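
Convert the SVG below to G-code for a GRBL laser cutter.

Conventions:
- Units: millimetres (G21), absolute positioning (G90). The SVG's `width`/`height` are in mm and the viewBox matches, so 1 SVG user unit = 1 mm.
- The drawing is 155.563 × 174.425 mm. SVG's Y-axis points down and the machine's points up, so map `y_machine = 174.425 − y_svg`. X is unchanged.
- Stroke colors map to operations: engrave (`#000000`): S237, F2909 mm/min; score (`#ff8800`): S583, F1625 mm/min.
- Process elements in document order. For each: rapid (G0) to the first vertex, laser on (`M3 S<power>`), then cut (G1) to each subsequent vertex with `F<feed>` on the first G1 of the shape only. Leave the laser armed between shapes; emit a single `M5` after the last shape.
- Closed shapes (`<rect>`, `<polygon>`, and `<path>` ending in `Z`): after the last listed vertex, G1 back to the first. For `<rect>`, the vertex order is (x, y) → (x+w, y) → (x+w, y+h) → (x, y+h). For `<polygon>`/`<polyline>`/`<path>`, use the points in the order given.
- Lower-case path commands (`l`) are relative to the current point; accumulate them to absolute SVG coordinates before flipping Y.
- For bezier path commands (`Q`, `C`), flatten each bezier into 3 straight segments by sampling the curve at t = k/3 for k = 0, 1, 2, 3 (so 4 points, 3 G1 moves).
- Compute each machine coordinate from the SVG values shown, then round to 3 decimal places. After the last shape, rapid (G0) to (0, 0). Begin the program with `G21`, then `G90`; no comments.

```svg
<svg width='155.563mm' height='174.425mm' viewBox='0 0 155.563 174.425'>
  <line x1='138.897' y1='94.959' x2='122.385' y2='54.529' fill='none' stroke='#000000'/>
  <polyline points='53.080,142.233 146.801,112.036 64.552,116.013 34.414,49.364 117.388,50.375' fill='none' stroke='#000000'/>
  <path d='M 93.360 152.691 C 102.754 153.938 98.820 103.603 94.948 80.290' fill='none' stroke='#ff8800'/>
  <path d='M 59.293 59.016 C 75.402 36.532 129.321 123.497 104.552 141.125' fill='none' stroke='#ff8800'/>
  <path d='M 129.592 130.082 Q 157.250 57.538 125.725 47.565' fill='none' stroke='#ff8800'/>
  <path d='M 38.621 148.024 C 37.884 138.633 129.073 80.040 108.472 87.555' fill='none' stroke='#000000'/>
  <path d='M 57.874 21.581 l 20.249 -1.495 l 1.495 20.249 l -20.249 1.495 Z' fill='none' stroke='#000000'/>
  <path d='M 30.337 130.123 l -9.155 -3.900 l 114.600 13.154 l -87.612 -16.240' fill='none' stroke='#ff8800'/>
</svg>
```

1 u = 1 mm; y_m = 174.425 − y.

[1] `<line>` line segment, #000000→engrave S237 F2909: (138.897,79.466) → (122.385,119.896)

[2] `<polyline>` open polyline, #000000→engrave S237 F2909: (53.080,32.192) → (146.801,62.389) → (64.552,58.412) → (34.414,125.061) → (117.388,124.050)

[3] `<path>` cubic bezier, #ff8800→score S583 F1625: (93.360,21.734) → (98.807,34.770) → (98.345,64.726) → (94.948,94.135)

[4] `<path>` cubic bezier, #ff8800→score S583 F1625: (59.293,115.409) → (83.691,108.032) → (107.406,67.419) → (104.552,33.300)

[5] `<path>` quadratic bezier, #ff8800→score S583 F1625: (129.592,44.343) → (141.455,85.753) → (140.166,113.259) → (125.725,126.860)

[6] `<path>` cubic bezier, #000000→engrave S237 F2909: (38.621,26.401) → (60.981,47.922) → (99.355,76.620) → (108.472,86.870)

[7] `<path>` regular polygon, #000000→engrave S237 F2909: (57.874,152.844) → (78.123,154.339) → (79.618,134.090) → (59.369,132.595) → (57.874,152.844) (closed)

[8] `<path>` open polyline, #ff8800→score S583 F1625: (30.337,44.302) → (21.182,48.202) → (135.782,35.048) → (48.170,51.288)

G21
G90
G0 X138.897 Y79.466
M3 S237
G1 X122.385 Y119.896 F2909
G0 X53.080 Y32.192
M3 S237
G1 X146.801 Y62.389 F2909
G1 X64.552 Y58.412
G1 X34.414 Y125.061
G1 X117.388 Y124.050
G0 X93.360 Y21.734
M3 S583
G1 X98.807 Y34.770 F1625
G1 X98.345 Y64.726
G1 X94.948 Y94.135
G0 X59.293 Y115.409
M3 S583
G1 X83.691 Y108.032 F1625
G1 X107.406 Y67.419
G1 X104.552 Y33.300
G0 X129.592 Y44.343
M3 S583
G1 X141.455 Y85.753 F1625
G1 X140.166 Y113.259
G1 X125.725 Y126.860
G0 X38.621 Y26.401
M3 S237
G1 X60.981 Y47.922 F2909
G1 X99.355 Y76.620
G1 X108.472 Y86.870
G0 X57.874 Y152.844
M3 S237
G1 X78.123 Y154.339 F2909
G1 X79.618 Y134.090
G1 X59.369 Y132.595
G1 X57.874 Y152.844
G0 X30.337 Y44.302
M3 S583
G1 X21.182 Y48.202 F1625
G1 X135.782 Y35.048
G1 X48.170 Y51.288
M5
G0 X0.000 Y0.000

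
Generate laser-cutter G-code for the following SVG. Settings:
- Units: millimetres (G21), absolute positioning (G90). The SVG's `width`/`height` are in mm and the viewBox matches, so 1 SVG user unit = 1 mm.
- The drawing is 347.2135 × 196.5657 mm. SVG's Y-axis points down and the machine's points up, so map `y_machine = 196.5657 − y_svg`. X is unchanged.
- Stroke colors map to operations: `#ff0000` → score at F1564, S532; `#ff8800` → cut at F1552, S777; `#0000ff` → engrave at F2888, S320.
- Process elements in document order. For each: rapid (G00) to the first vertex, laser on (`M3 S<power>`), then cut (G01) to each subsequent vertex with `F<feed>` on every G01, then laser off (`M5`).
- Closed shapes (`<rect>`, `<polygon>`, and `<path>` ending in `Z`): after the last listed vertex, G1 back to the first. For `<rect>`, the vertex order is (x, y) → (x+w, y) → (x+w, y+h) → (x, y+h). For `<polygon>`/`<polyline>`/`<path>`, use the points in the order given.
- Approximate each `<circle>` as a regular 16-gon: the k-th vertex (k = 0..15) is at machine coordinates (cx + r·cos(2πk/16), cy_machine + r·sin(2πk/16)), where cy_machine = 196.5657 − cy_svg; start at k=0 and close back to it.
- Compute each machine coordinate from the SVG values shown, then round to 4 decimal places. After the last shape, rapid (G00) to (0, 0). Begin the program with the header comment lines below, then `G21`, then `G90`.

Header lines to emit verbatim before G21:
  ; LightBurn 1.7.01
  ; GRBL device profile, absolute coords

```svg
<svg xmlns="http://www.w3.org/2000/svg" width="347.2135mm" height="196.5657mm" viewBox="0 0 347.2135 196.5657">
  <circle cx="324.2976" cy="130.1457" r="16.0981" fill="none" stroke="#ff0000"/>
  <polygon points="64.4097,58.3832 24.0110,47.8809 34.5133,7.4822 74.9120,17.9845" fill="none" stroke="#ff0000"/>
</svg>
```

; LightBurn 1.7.01
; GRBL device profile, absolute coords
G21
G90
G00 X340.3957 Y66.4200
M3 S532
G01 X339.1703 Y72.5805 F1564
G01 X335.6807 Y77.8031 F1564
G01 X330.4581 Y81.2927 F1564
G01 X324.2976 Y82.5181 F1564
G01 X318.1371 Y81.2927 F1564
G01 X312.9145 Y77.8031 F1564
G01 X309.4249 Y72.5805 F1564
G01 X308.1995 Y66.4200 F1564
G01 X309.4249 Y60.2595 F1564
G01 X312.9145 Y55.0369 F1564
G01 X318.1371 Y51.5473 F1564
G01 X324.2976 Y50.3219 F1564
G01 X330.4581 Y51.5473 F1564
G01 X335.6807 Y55.0369 F1564
G01 X339.1703 Y60.2595 F1564
G01 X340.3957 Y66.4200 F1564
M5
G00 X64.4097 Y138.1825
M3 S532
G01 X24.0110 Y148.6848 F1564
G01 X34.5133 Y189.0835 F1564
G01 X74.9120 Y178.5812 F1564
G01 X64.4097 Y138.1825 F1564
M5
G00 X0.0000 Y0.0000

viewBox `0 0 347.2135 196.5657` with mm width/height → 1 unit = 1 mm. Flip: y_m = 196.5657 − y_svg.

**Shape 1** — `<circle>` circle, stroke `#ff0000` → score (S532, F1564). Machine vertices: (340.3957,66.4200) → (339.1703,72.5805) → (335.6807,77.8031) → (330.4581,81.2927) → (324.2976,82.5181) → (318.1371,81.2927) → (312.9145,77.8031) → (309.4249,72.5805) → (308.1995,66.4200) → (309.4249,60.2595) → (312.9145,55.0369) → (318.1371,51.5473) → (324.2976,50.3219) → (330.4581,51.5473) → (335.6807,55.0369) → (339.1703,60.2595) → (340.3957,66.4200). Closed: final G1 returns to the first vertex.

**Shape 2** — `<polygon>` regular polygon, stroke `#ff0000` → score (S532, F1564). Machine vertices: (64.4097,138.1825) → (24.0110,148.6848) → (34.5133,189.0835) → (74.9120,178.5812) → (64.4097,138.1825). Closed: final G1 returns to the first vertex.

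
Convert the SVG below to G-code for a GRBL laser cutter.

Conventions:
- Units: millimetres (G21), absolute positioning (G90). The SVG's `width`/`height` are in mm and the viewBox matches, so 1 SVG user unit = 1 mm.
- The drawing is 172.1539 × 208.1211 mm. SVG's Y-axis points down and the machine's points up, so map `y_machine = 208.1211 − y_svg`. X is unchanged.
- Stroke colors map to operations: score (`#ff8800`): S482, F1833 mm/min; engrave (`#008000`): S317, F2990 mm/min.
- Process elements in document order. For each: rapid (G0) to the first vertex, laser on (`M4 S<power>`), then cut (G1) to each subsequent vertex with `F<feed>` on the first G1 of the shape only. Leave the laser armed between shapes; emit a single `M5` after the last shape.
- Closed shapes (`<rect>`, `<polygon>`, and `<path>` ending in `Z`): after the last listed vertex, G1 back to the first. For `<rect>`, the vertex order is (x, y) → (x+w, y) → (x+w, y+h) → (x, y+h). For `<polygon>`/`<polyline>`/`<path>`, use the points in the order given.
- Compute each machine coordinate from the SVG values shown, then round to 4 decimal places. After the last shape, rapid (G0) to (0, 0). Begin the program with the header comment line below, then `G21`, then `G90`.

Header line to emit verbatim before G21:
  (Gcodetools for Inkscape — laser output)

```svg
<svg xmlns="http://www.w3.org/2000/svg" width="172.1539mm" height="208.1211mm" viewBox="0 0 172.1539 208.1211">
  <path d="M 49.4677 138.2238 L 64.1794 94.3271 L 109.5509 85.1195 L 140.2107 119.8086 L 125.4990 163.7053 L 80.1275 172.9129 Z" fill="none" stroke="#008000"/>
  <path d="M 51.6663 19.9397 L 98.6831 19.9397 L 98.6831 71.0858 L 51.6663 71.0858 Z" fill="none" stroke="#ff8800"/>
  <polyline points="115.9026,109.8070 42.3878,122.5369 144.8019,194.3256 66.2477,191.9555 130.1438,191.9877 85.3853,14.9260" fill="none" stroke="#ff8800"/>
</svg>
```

(Gcodetools for Inkscape — laser output)
G21
G90
G0 X49.4677 Y69.8973
M4 S317
G1 X64.1794 Y113.7940 F2990
G1 X109.5509 Y123.0016
G1 X140.2107 Y88.3125
G1 X125.4990 Y44.4158
G1 X80.1275 Y35.2082
G1 X49.4677 Y69.8973
G0 X51.6663 Y188.1814
M4 S482
G1 X98.6831 Y188.1814 F1833
G1 X98.6831 Y137.0353
G1 X51.6663 Y137.0353
G1 X51.6663 Y188.1814
G0 X115.9026 Y98.3141
M4 S482
G1 X42.3878 Y85.5842 F1833
G1 X144.8019 Y13.7955
G1 X66.2477 Y16.1656
G1 X130.1438 Y16.1334
G1 X85.3853 Y193.1951
M5
G0 X0.0000 Y0.0000

viewBox `0 0 172.1539 208.1211` with mm width/height → 1 unit = 1 mm. Flip: y_m = 208.1211 − y_svg.

**Shape 1** — `<path>` regular polygon, stroke `#008000` → engrave (S317, F2990). Machine vertices: (49.4677,69.8973) → (64.1794,113.7940) → (109.5509,123.0016) → (140.2107,88.3125) → (125.4990,44.4158) → (80.1275,35.2082) → (49.4677,69.8973). Closed: final G1 returns to the first vertex.

**Shape 2** — `<path>` rectangle, stroke `#ff8800` → score (S482, F1833). Machine vertices: (51.6663,188.1814) → (98.6831,188.1814) → (98.6831,137.0353) → (51.6663,137.0353) → (51.6663,188.1814). Closed: final G1 returns to the first vertex.

**Shape 3** — `<polyline>` open polyline, stroke `#ff8800` → score (S482, F1833). Machine vertices: (115.9026,98.3141) → (42.3878,85.5842) → (144.8019,13.7955) → (66.2477,16.1656) → (130.1438,16.1334) → (85.3853,193.1951). Open path.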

----------------

EXERCISE GOAL.
Once you find the line containing "- Lower-case path", stop: reproduce exactly that line and every line of the data before it, and nothing else.

SOLUTION TO THE EXERCISE.
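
Convert the SVG below to G-code for a GRBL laser cutter.

Conventions:
- Units: millimetres (G21), absolute positioning (G90). The SVG's `width`/`height` are in mm and the viewBox matches, so 1 SVG user unit = 1 mm.
- The drawing is 155.563 × 174.425 mm. SVG's Y-axis points down and the machine's points up, so map `y_machine = 174.425 − y_svg`. X is unchanged.
- Stroke colors map to operations: engrave (`#000000`): S237, F2909 mm/min; score (`#ff8800`): S583, F1625 mm/min.
- Process elements in document order. For each: rapid (G0) to the first vertex, laser on (`M3 S<power>`), then cut (G1) to each subsequent vertex with `F<feed>` on the first G1 of the shape only. Leave the laser armed between shapes; emit a single `M5` after the last shape.
- Closed shapes (`<rect>`, `<polygon>`, and `<path>` ending in `Z`): after the last listed vertex, G1 back to the first. For `<rect>`, the vertex order is (x, y) → (x+w, y) → (x+w, y+h) → (x, y+h). For `<polygon>`/`<polyline>`/`<path>`, use the points in the order given.
- Lower-case path commands (`l`) are relative to the current point; accumulate them to absolute SVG coordinates before flipping Y.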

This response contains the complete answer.